[Opening AVAILABLE DATA section]

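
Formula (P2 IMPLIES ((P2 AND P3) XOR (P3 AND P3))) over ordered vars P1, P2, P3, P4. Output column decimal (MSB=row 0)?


Formula: (P2 IMPLIES ((P2 AND P3) XOR (P3 AND P3))) over P1, P2, P3, P4 (16 rows)
Evaluate each row (bits = P1,P2,P3,P4, MSB first):
  row 0 [0000]: (0 IMPLIES ((0 AND 0) XOR (0 AND 0))) -> 1
  row 1 [0001]: (0 IMPLIES ((0 AND 0) XOR (0 AND 0))) -> 1
  row 2 [0010]: (0 IMPLIES ((0 AND 1) XOR (1 AND 1))) -> 1
  row 3 [0011]: (0 IMPLIES ((0 AND 1) XOR (1 AND 1))) -> 1
  row 4 [0100]: (1 IMPLIES ((1 AND 0) XOR (0 AND 0))) -> 0
  row 5 [0101]: (1 IMPLIES ((1 AND 0) XOR (0 AND 0))) -> 0
  row 6 [0110]: (1 IMPLIES ((1 AND 1) XOR (1 AND 1))) -> 0
  row 7 [0111]: (1 IMPLIES ((1 AND 1) XOR (1 AND 1))) -> 0
  row 8 [1000]: (0 IMPLIES ((0 AND 0) XOR (0 AND 0))) -> 1
  row 9 [1001]: (0 IMPLIES ((0 AND 0) XOR (0 AND 0))) -> 1
  row 10 [1010]: (0 IMPLIES ((0 AND 1) XOR (1 AND 1))) -> 1
  row 11 [1011]: (0 IMPLIES ((0 AND 1) XOR (1 AND 1))) -> 1
  row 12 [1100]: (1 IMPLIES ((1 AND 0) XOR (0 AND 0))) -> 0
  row 13 [1101]: (1 IMPLIES ((1 AND 0) XOR (0 AND 0))) -> 0
  row 14 [1110]: (1 IMPLIES ((1 AND 1) XOR (1 AND 1))) -> 0
  row 15 [1111]: (1 IMPLIES ((1 AND 1) XOR (1 AND 1))) -> 0
Full result column, 4 rows per line (P1,P2 fixed per line; P3,P4 runs 00..11 left to right):
  rows 0-3 [P1,P2=00]: 1111  = hex F
  rows 4-7 [P1,P2=01]: 0000  = hex 0
  rows 8-11 [P1,P2=10]: 1111  = hex F
  rows 12-15 [P1,P2=11]: 0000  = hex 0
Output column (row 0 .. row 15) = 1111000011110000
Output column grouped in 4s = 1111 0000 1111 0000 = 0xF0F0
Convert to decimal digit by digit (value = value*16 + digit):
  F -> 15
  15*16 + 0 = 240
  240*16 + 15 (F) = 3855
  3855*16 + 0 = 61680
Decimal = 61680

61680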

[Closing AVAILABLE DATA section]

● EXERCISE DIRECTIONS
Scan the listing above for the word "column" and copy every line that holds it.

● ANSWER AREA
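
Formula (P2 IMPLIES ((P2 AND P3) XOR (P3 AND P3))) over ordered vars P1, P2, P3, P4. Output column decimal (MSB=row 0)?
Full result column, 4 rows per line (P1,P2 fixed per line; P3,P4 runs 00..11 left to right):
Output column (row 0 .. row 15) = 1111000011110000
Output column grouped in 4s = 1111 0000 1111 0000 = 0xF0F0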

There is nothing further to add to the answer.